▶ [Dataset entries]
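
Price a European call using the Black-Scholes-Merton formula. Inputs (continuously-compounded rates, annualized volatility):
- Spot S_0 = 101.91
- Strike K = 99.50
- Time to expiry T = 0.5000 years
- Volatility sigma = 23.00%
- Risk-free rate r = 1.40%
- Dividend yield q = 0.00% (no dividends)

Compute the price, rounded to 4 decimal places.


Answer: Price = 8.1733

Derivation:
d1 = (ln(S/K) + (r - q + 0.5*sigma^2) * T) / (sigma * sqrt(T)) = 0.27151318
d2 = d1 - sigma * sqrt(T) = 0.10887862
exp(-rT) = 0.99302444; exp(-qT) = 1.00000000
C = S_0 * exp(-qT) * N(d1) - K * exp(-rT) * N(d2)
N(d1) = 0.60700182; N(d2) = 0.54335062
C = 101.9100 * 1.00000000 * 0.60700182 - 99.5000 * 0.99302444 * 0.54335062 = 8.1733


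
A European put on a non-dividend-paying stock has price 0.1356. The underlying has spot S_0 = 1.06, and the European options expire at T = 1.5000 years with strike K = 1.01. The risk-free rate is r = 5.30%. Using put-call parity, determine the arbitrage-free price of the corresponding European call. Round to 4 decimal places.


Answer: Call price = 0.2628

Derivation:
Put-call parity: C - P = S_0 * exp(-qT) - K * exp(-rT).
S_0 * exp(-qT) = 1.0600 * 1.00000000 = 1.06000000
K * exp(-rT) = 1.0100 * 0.92357802 = 0.93281380
C = P + S*exp(-qT) - K*exp(-rT)
C = 0.1356 + 1.06000000 - 0.93281380 = 0.2628


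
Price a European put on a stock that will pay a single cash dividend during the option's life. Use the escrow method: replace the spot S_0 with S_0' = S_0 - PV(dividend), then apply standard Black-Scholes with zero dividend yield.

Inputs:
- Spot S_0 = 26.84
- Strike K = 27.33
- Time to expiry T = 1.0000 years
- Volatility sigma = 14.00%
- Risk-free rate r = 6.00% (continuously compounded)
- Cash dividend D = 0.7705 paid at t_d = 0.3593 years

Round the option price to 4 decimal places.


PV(D) = D * exp(-r * t_d) = 0.7705 * 0.97867271 = 0.75406733
S_0' = S_0 - PV(D) = 26.8400 - 0.75406733 = 26.08593267
d1 = (ln(S_0'/K) + (r + sigma^2/2)*T) / (sigma*sqrt(T)) = 0.16579422
d2 = d1 - sigma*sqrt(T) = 0.02579422
exp(-rT) = 0.94176453
N(-d1) = 0.43415945; N(-d2) = 0.48971074
P = K * exp(-rT) * N(-d2) - S_0' * N(-d1) = 27.3300 * 0.94176453 * 0.48971074 - 26.08593267 * 0.43415945 = 1.2789

Answer: Price = 1.2789


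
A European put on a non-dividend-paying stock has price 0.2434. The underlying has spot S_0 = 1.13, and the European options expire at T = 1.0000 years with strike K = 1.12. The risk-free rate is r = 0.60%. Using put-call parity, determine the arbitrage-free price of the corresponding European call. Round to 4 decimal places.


Put-call parity: C - P = S_0 * exp(-qT) - K * exp(-rT).
S_0 * exp(-qT) = 1.1300 * 1.00000000 = 1.13000000
K * exp(-rT) = 1.1200 * 0.99401796 = 1.11330012
C = P + S*exp(-qT) - K*exp(-rT)
C = 0.2434 + 1.13000000 - 1.11330012 = 0.2601

Answer: Call price = 0.2601


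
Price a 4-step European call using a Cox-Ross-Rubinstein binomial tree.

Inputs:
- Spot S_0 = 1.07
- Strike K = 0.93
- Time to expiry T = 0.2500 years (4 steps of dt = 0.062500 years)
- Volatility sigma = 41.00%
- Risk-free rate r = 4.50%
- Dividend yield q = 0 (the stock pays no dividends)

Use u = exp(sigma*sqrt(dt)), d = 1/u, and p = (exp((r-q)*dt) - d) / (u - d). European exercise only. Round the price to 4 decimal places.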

▶ [TASK OBJECTIVE] Beginning with the line that contains "- Spot S_0 = 1.07", return every line through the end of the data above, exactly as written.

▶ [REPLY]
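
- Spot S_0 = 1.07
- Strike K = 0.93
- Time to expiry T = 0.2500 years (4 steps of dt = 0.062500 years)
- Volatility sigma = 41.00%
- Risk-free rate r = 4.50%
- Dividend yield q = 0 (the stock pays no dividends)

Use u = exp(sigma*sqrt(dt)), d = 1/u, and p = (exp((r-q)*dt) - d) / (u - d). European exercise only. Round the price to 4 decimal places.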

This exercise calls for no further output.